(Beginning of SOURCE RECORDS)

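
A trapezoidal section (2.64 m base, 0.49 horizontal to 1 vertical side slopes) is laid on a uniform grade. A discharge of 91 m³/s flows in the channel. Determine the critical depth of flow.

At critical depth, Q² T / (g A³) = 1, i.e. A³/T = Q²/g = 91²/9.81 = 844.1.
Try y = 4.36 m: A³/T = 1306 — too large.
Try y = 2.91 m: A³/T = 301.6 — too small.
Try y = 3.87 m: A³/T = 841.1 — close enough.

y_c = 3.87 m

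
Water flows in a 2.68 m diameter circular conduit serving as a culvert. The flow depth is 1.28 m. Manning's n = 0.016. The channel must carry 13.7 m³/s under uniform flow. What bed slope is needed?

For a circular section of diameter D = 2.68 m at depth y = 1.28 m, the central angle is θ = 2 arccos(1 − 2y/D) = 3.052 rad. Then A = (D²/8)(θ − sin θ) = 2.66 m² and P = Dθ/2 = 4.09 m.
Hydraulic radius R = A/P = 2.66/4.09 = 0.6504 m.
From Manning's equation, S = [nQ / (1 A R^(2/3))]² = [0.016 × 13.7 / (1 × 2.66 × 0.6504^(2/3))]² = 0.0121.

S = 0.0121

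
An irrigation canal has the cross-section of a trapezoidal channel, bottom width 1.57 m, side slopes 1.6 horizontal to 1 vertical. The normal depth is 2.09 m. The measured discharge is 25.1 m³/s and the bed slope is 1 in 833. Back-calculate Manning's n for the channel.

With bottom width b = 1.57 m and side slope z = 1.6: A = (b + zy)y = (1.57 + 1.6×2.09)×2.09 = 10.27 m²; P = b + 2y√(1+z²) = 1.57 + 2×2.09×1.887 = 9.457 m.
Hydraulic radius R = A/P = 10.27/9.457 = 1.086 m.
Rearranging Manning's equation: n = (1/Q) A R^(2/3) S^(1/2) = (1/25.1) × 10.27 × 1.086^(2/3) × √0.0012 = 0.015.

n = 0.015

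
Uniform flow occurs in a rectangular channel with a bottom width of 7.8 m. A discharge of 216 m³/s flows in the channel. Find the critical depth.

For a rectangular channel, critical depth y_c = (q²/g)^(1/3) where q = Q/b = 216/7.8 = 27.69 m²/s.
So y_c = (27.69²/9.81)^(1/3) = 4.28 m.

y_c = 4.28 m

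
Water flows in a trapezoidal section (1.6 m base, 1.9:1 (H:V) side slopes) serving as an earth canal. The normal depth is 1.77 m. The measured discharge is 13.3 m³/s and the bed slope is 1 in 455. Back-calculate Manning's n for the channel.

With bottom width b = 1.6 m and side slope z = 1.9: A = (b + zy)y = (1.6 + 1.9×1.77)×1.77 = 8.785 m²; P = b + 2y√(1+z²) = 1.6 + 2×1.77×2.147 = 9.201 m.
Hydraulic radius R = A/P = 8.785/9.201 = 0.9548 m.
Rearranging Manning's equation: n = (1/Q) A R^(2/3) S^(1/2) = (1/13.3) × 8.785 × 0.9548^(2/3) × √0.002198 = 0.03.

n = 0.03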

(End of SOURCE RECORDS)

WHAT YOU NEED TO DO: Copy out every line from the one containing "Water flows in a 2.68" to the end of the material, both ends included.

COMPLETED TASK:
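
Water flows in a 2.68 m diameter circular conduit serving as a culvert. The flow depth is 1.28 m. Manning's n = 0.016. The channel must carry 13.7 m³/s under uniform flow. What bed slope is needed?

For a circular section of diameter D = 2.68 m at depth y = 1.28 m, the central angle is θ = 2 arccos(1 − 2y/D) = 3.052 rad. Then A = (D²/8)(θ − sin θ) = 2.66 m² and P = Dθ/2 = 4.09 m.
Hydraulic radius R = A/P = 2.66/4.09 = 0.6504 m.
From Manning's equation, S = [nQ / (1 A R^(2/3))]² = [0.016 × 13.7 / (1 × 2.66 × 0.6504^(2/3))]² = 0.0121.

S = 0.0121

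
An irrigation canal has the cross-section of a trapezoidal channel, bottom width 1.57 m, side slopes 1.6 horizontal to 1 vertical. The normal depth is 2.09 m. The measured discharge is 25.1 m³/s and the bed slope is 1 in 833. Back-calculate Manning's n for the channel.

With bottom width b = 1.57 m and side slope z = 1.6: A = (b + zy)y = (1.57 + 1.6×2.09)×2.09 = 10.27 m²; P = b + 2y√(1+z²) = 1.57 + 2×2.09×1.887 = 9.457 m.
Hydraulic radius R = A/P = 10.27/9.457 = 1.086 m.
Rearranging Manning's equation: n = (1/Q) A R^(2/3) S^(1/2) = (1/25.1) × 10.27 × 1.086^(2/3) × √0.0012 = 0.015.

n = 0.015

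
Uniform flow occurs in a rectangular channel with a bottom width of 7.8 m. A discharge of 216 m³/s flows in the channel. Find the critical depth.

For a rectangular channel, critical depth y_c = (q²/g)^(1/3) where q = Q/b = 216/7.8 = 27.69 m²/s.
So y_c = (27.69²/9.81)^(1/3) = 4.28 m.

y_c = 4.28 m

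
Water flows in a trapezoidal section (1.6 m base, 1.9:1 (H:V) side slopes) serving as an earth canal. The normal depth is 1.77 m. The measured discharge is 13.3 m³/s and the bed slope is 1 in 455. Back-calculate Manning's n for the channel.

With bottom width b = 1.6 m and side slope z = 1.9: A = (b + zy)y = (1.6 + 1.9×1.77)×1.77 = 8.785 m²; P = b + 2y√(1+z²) = 1.6 + 2×1.77×2.147 = 9.201 m.
Hydraulic radius R = A/P = 8.785/9.201 = 0.9548 m.
Rearranging Manning's equation: n = (1/Q) A R^(2/3) S^(1/2) = (1/13.3) × 8.785 × 0.9548^(2/3) × √0.002198 = 0.03.

n = 0.03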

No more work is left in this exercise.